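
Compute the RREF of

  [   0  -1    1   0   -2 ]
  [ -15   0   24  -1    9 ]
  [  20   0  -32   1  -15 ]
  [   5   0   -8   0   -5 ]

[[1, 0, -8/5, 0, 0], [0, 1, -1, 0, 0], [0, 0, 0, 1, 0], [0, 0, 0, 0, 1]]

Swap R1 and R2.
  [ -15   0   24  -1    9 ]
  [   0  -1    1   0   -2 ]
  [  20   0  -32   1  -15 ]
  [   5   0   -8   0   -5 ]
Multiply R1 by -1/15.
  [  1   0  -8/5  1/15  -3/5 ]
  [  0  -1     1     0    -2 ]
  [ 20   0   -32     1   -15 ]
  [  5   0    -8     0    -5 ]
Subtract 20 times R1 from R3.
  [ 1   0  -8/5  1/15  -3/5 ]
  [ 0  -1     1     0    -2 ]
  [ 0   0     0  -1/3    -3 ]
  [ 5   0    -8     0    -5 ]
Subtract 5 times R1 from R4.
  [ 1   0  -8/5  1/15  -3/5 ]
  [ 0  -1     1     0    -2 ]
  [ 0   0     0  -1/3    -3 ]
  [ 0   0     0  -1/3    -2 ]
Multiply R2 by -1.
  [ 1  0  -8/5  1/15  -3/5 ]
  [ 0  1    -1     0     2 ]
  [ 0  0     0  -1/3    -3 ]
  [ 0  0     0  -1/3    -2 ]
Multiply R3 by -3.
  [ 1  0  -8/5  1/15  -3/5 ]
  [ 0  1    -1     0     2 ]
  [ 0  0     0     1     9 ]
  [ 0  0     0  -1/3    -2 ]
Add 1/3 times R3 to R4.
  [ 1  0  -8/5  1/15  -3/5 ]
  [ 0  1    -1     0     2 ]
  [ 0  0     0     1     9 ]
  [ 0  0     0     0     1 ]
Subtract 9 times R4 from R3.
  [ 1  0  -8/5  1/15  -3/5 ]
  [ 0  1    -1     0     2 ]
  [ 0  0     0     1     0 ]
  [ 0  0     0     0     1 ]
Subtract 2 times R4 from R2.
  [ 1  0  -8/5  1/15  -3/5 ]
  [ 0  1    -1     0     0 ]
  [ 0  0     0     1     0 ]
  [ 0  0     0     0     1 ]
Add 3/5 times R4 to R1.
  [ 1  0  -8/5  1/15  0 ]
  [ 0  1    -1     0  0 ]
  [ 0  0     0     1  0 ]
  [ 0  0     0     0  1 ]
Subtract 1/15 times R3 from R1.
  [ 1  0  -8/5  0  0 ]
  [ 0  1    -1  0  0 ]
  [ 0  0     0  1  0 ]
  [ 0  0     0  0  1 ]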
++++++++++
◆ Aim of the exercise
Could you return all of the data exactly as written?

◆ Exercise answer
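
Compute the RREF of

  [   0  -1    1   0   -2 ]
  [ -15   0   24  -1    9 ]
  [  20   0  -32   1  -15 ]
  [   5   0   -8   0   -5 ]

[[1, 0, -8/5, 0, 0], [0, 1, -1, 0, 0], [0, 0, 0, 1, 0], [0, 0, 0, 0, 1]]

Swap R1 and R2.
  [ -15   0   24  -1    9 ]
  [   0  -1    1   0   -2 ]
  [  20   0  -32   1  -15 ]
  [   5   0   -8   0   -5 ]
Multiply R1 by -1/15.
  [  1   0  -8/5  1/15  -3/5 ]
  [  0  -1     1     0    -2 ]
  [ 20   0   -32     1   -15 ]
  [  5   0    -8     0    -5 ]
Subtract 20 times R1 from R3.
  [ 1   0  -8/5  1/15  -3/5 ]
  [ 0  -1     1     0    -2 ]
  [ 0   0     0  -1/3    -3 ]
  [ 5   0    -8     0    -5 ]
Subtract 5 times R1 from R4.
  [ 1   0  -8/5  1/15  -3/5 ]
  [ 0  -1     1     0    -2 ]
  [ 0   0     0  -1/3    -3 ]
  [ 0   0     0  -1/3    -2 ]
Multiply R2 by -1.
  [ 1  0  -8/5  1/15  -3/5 ]
  [ 0  1    -1     0     2 ]
  [ 0  0     0  -1/3    -3 ]
  [ 0  0     0  -1/3    -2 ]
Multiply R3 by -3.
  [ 1  0  -8/5  1/15  -3/5 ]
  [ 0  1    -1     0     2 ]
  [ 0  0     0     1     9 ]
  [ 0  0     0  -1/3    -2 ]
Add 1/3 times R3 to R4.
  [ 1  0  -8/5  1/15  -3/5 ]
  [ 0  1    -1     0     2 ]
  [ 0  0     0     1     9 ]
  [ 0  0     0     0     1 ]
Subtract 9 times R4 from R3.
  [ 1  0  -8/5  1/15  -3/5 ]
  [ 0  1    -1     0     2 ]
  [ 0  0     0     1     0 ]
  [ 0  0     0     0     1 ]
Subtract 2 times R4 from R2.
  [ 1  0  -8/5  1/15  -3/5 ]
  [ 0  1    -1     0     0 ]
  [ 0  0     0     1     0 ]
  [ 0  0     0     0     1 ]
Add 3/5 times R4 to R1.
  [ 1  0  -8/5  1/15  0 ]
  [ 0  1    -1     0  0 ]
  [ 0  0     0     1  0 ]
  [ 0  0     0     0  1 ]
Subtract 1/15 times R3 from R1.
  [ 1  0  -8/5  0  0 ]
  [ 0  1    -1  0  0 ]
  [ 0  0     0  1  0 ]
  [ 0  0     0  0  1 ]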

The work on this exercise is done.